Task item. Your task is to transcribe the entries below exactly, from their first line down to the line containing "Move: L (slide all tiles left)", and to stop there.

Exercise input.
Content starts

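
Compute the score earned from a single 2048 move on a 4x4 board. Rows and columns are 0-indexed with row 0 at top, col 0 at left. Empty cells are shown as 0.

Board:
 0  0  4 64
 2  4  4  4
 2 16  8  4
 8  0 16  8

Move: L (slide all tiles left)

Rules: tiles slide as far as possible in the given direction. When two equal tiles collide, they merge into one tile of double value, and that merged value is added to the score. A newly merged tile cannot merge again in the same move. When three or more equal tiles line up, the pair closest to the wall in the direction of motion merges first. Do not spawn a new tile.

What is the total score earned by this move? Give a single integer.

Slide left:
row 0: [0, 0, 4, 64] -> [4, 64, 0, 0]  score +0 (running 0)
row 1: [2, 4, 4, 4] -> [2, 8, 4, 0]  score +8 (running 8)
row 2: [2, 16, 8, 4] -> [2, 16, 8, 4]  score +0 (running 8)
row 3: [8, 0, 16, 8] -> [8, 16, 8, 0]  score +0 (running 8)
Board after move:
 4 64  0  0
 2  8  4  0
 2 16  8  4
 8 16  8  0

Answer: 8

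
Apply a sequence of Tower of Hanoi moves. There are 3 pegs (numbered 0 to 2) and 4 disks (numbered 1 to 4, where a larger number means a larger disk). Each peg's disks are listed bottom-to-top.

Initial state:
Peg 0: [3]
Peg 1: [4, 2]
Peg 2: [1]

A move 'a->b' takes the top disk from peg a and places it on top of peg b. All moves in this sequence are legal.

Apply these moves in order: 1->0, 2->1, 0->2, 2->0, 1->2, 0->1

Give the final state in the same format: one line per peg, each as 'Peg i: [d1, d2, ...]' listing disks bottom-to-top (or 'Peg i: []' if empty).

Answer: Peg 0: [3]
Peg 1: [4, 2]
Peg 2: [1]

Derivation:
After move 1 (1->0):
Peg 0: [3, 2]
Peg 1: [4]
Peg 2: [1]

After move 2 (2->1):
Peg 0: [3, 2]
Peg 1: [4, 1]
Peg 2: []

After move 3 (0->2):
Peg 0: [3]
Peg 1: [4, 1]
Peg 2: [2]

After move 4 (2->0):
Peg 0: [3, 2]
Peg 1: [4, 1]
Peg 2: []

After move 5 (1->2):
Peg 0: [3, 2]
Peg 1: [4]
Peg 2: [1]

After move 6 (0->1):
Peg 0: [3]
Peg 1: [4, 2]
Peg 2: [1]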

Content ends

Task output.
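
Compute the score earned from a single 2048 move on a 4x4 board. Rows and columns are 0-indexed with row 0 at top, col 0 at left. Empty cells are shown as 0.

Board:
 0  0  4 64
 2  4  4  4
 2 16  8  4
 8  0 16  8

Move: L (slide all tiles left)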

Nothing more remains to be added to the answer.